**Task details:**
When you reach the line containing "dim0_Linf_norms(b) = [0.98, 0.98]" in the records below, start copying exactly, and stop once you have copied the line containing "det(b) = -1.00".

-=-=-=-=-

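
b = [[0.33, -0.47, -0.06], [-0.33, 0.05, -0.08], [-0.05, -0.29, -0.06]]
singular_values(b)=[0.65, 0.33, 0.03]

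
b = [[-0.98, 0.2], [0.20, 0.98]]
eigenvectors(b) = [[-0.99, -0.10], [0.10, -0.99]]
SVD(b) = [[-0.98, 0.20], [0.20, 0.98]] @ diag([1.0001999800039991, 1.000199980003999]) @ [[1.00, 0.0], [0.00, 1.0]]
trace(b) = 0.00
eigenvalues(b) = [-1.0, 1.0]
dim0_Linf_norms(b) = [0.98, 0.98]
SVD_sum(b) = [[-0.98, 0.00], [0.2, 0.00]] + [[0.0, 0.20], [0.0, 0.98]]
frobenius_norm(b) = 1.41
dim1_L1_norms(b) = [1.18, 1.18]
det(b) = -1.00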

-=-=-=-=-

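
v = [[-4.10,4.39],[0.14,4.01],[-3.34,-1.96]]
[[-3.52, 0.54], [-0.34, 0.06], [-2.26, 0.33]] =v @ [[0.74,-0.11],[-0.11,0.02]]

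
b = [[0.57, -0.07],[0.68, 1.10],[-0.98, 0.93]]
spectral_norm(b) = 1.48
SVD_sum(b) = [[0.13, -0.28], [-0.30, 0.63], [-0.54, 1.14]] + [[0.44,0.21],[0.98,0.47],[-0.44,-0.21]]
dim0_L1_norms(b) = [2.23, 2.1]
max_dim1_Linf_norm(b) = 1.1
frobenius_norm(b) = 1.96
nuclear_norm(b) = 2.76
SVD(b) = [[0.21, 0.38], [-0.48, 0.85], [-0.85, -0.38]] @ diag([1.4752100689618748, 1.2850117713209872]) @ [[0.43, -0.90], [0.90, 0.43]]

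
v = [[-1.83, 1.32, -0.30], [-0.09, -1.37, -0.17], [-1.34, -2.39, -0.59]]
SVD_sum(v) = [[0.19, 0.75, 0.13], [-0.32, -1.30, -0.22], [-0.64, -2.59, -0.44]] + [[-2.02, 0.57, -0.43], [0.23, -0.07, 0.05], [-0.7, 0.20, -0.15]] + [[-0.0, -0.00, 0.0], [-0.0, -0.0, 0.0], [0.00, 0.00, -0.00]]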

-=-=-=-=-

**Answer area:**
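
dim0_Linf_norms(b) = [0.98, 0.98]
SVD_sum(b) = [[-0.98, 0.00], [0.2, 0.00]] + [[0.0, 0.20], [0.0, 0.98]]
frobenius_norm(b) = 1.41
dim1_L1_norms(b) = [1.18, 1.18]
det(b) = -1.00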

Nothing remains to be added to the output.